_Provided data_.
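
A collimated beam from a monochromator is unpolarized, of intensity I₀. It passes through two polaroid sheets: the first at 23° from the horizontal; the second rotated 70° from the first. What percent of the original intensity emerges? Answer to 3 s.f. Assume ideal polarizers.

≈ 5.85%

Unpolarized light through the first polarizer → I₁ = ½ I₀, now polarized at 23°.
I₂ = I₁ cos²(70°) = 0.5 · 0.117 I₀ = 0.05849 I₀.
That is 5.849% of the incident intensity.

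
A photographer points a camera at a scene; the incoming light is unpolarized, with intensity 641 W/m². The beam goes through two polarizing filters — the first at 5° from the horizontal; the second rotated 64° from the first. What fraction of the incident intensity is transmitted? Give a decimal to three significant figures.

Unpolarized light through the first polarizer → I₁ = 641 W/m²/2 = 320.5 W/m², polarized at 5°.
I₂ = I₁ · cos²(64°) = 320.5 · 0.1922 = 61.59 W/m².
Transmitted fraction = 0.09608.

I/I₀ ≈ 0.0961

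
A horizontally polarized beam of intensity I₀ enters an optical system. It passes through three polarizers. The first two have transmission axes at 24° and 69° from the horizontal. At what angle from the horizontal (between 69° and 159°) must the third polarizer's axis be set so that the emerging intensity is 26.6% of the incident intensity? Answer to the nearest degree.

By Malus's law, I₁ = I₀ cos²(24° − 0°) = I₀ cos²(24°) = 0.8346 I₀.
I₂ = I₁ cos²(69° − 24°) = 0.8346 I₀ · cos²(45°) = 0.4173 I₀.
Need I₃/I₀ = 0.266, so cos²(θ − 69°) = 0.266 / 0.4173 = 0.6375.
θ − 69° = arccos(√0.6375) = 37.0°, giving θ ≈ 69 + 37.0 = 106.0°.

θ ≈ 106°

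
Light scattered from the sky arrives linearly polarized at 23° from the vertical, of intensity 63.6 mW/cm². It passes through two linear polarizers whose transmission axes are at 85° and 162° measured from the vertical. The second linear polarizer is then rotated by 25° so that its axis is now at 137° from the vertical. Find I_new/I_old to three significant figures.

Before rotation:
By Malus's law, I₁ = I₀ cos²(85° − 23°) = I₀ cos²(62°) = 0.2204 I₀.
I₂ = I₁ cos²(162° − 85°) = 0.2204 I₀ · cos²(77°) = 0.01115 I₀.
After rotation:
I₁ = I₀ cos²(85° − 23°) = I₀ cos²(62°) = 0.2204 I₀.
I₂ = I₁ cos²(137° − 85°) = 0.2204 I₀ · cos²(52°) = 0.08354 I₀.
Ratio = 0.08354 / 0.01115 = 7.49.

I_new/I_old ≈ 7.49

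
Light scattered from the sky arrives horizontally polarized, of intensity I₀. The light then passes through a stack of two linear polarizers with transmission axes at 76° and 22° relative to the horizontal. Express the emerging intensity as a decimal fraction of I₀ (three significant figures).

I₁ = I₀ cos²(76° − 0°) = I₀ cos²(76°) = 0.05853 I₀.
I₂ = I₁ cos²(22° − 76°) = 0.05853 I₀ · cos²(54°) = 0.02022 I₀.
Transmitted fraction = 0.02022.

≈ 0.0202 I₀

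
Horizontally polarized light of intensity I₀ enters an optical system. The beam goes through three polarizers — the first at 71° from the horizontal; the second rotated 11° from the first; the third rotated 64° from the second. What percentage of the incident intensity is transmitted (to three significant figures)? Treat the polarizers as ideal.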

--

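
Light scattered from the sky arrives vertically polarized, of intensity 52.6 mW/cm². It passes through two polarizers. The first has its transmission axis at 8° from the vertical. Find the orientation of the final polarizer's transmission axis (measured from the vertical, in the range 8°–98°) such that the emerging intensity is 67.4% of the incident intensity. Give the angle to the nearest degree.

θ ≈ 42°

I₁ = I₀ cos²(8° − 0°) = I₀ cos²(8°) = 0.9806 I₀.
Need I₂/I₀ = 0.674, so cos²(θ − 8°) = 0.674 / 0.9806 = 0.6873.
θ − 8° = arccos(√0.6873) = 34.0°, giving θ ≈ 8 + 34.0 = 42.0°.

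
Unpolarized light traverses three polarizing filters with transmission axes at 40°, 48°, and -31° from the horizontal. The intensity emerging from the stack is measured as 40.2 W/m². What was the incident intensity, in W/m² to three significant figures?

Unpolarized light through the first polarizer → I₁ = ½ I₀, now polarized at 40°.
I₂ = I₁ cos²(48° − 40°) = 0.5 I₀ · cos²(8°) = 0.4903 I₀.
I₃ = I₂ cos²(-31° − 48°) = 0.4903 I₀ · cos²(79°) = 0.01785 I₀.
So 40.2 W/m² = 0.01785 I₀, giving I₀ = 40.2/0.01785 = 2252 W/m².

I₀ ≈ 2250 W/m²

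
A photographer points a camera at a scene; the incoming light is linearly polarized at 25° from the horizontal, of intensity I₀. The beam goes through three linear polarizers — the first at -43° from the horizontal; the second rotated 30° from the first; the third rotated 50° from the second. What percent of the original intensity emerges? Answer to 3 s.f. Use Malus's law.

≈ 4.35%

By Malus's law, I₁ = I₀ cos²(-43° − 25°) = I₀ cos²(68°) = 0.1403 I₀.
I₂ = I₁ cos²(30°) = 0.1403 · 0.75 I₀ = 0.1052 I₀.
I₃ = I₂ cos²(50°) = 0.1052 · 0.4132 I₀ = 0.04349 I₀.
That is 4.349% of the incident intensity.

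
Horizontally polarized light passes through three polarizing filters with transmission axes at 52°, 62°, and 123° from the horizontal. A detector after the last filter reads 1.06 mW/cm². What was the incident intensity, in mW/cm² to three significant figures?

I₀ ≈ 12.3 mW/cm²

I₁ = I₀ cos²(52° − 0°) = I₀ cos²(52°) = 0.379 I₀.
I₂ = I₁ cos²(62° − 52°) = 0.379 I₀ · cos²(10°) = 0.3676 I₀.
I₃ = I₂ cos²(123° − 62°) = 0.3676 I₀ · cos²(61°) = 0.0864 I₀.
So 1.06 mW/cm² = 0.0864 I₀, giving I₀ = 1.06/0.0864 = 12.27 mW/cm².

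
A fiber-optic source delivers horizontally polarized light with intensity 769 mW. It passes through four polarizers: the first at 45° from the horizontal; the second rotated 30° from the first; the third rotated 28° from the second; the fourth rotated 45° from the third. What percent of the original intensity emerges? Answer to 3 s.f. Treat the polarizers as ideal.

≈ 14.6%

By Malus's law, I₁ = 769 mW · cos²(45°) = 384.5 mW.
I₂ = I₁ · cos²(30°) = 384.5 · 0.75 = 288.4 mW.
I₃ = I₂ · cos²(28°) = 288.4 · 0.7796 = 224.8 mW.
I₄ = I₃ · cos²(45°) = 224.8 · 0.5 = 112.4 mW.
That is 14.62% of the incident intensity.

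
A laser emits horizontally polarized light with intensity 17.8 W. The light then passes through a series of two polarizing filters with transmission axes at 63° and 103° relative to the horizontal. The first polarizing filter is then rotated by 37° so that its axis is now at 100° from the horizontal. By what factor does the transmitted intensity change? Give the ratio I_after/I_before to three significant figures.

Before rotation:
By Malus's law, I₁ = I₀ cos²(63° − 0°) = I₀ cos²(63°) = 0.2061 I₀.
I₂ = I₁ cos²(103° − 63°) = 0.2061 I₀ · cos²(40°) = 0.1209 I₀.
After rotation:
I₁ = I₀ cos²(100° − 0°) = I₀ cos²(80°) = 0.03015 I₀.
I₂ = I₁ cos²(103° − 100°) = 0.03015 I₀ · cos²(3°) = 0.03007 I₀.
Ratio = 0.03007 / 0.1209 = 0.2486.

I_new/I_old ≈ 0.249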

--

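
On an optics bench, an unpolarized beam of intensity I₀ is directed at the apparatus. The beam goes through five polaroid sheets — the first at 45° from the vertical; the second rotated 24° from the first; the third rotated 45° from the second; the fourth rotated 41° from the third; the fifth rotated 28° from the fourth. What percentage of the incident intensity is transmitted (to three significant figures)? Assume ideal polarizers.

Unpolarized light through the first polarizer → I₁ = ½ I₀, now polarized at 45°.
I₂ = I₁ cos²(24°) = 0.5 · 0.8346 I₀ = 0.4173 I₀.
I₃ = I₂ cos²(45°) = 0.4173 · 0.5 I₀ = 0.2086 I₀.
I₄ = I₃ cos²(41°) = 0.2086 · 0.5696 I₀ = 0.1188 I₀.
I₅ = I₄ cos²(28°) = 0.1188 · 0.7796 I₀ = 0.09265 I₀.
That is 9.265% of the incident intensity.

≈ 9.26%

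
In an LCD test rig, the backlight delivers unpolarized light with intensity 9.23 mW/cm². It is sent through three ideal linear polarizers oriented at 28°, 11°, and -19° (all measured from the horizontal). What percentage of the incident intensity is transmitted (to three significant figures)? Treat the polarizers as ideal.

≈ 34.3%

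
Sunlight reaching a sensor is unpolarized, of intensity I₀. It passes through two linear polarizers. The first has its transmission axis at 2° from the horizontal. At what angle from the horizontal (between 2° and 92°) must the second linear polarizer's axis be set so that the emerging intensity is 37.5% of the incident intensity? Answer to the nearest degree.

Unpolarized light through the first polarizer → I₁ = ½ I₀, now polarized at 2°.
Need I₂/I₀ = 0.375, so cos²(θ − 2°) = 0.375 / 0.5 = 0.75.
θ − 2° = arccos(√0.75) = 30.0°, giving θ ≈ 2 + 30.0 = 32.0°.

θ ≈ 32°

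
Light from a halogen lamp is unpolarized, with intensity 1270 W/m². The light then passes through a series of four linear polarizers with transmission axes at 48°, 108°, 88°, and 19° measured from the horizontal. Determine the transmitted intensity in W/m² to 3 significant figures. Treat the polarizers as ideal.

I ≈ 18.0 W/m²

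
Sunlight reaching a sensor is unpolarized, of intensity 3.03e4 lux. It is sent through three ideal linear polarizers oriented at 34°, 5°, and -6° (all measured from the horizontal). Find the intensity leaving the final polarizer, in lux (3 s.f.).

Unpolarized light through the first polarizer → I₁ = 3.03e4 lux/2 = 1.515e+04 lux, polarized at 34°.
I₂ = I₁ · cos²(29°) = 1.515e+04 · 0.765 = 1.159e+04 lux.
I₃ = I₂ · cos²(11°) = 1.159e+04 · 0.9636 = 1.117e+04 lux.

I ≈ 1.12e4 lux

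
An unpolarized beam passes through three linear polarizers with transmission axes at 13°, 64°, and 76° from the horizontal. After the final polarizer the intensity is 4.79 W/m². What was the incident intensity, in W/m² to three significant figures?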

_Aim of the exercise_.
All that is needed is the exact run of lines above from the line containing "Light scattered from the sky arrives horizontally" through the line containing "Horizontally polarized light of", both of them included.

_The completed task_.
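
Light scattered from the sky arrives horizontally polarized, of intensity I₀. The light then passes through a stack of two linear polarizers with transmission axes at 76° and 22° relative to the horizontal. Express the emerging intensity as a decimal fraction of I₀ (three significant figures).

I₁ = I₀ cos²(76° − 0°) = I₀ cos²(76°) = 0.05853 I₀.
I₂ = I₁ cos²(22° − 76°) = 0.05853 I₀ · cos²(54°) = 0.02022 I₀.
Transmitted fraction = 0.02022.

≈ 0.0202 I₀

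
Horizontally polarized light of intensity I₀ enters an optical system. The beam goes through three polarizers — the first at 71° from the horizontal; the second rotated 11° from the first; the third rotated 64° from the second. What percentage of the incident intensity is transmitted (to three significant figures)? Treat the polarizers as ideal.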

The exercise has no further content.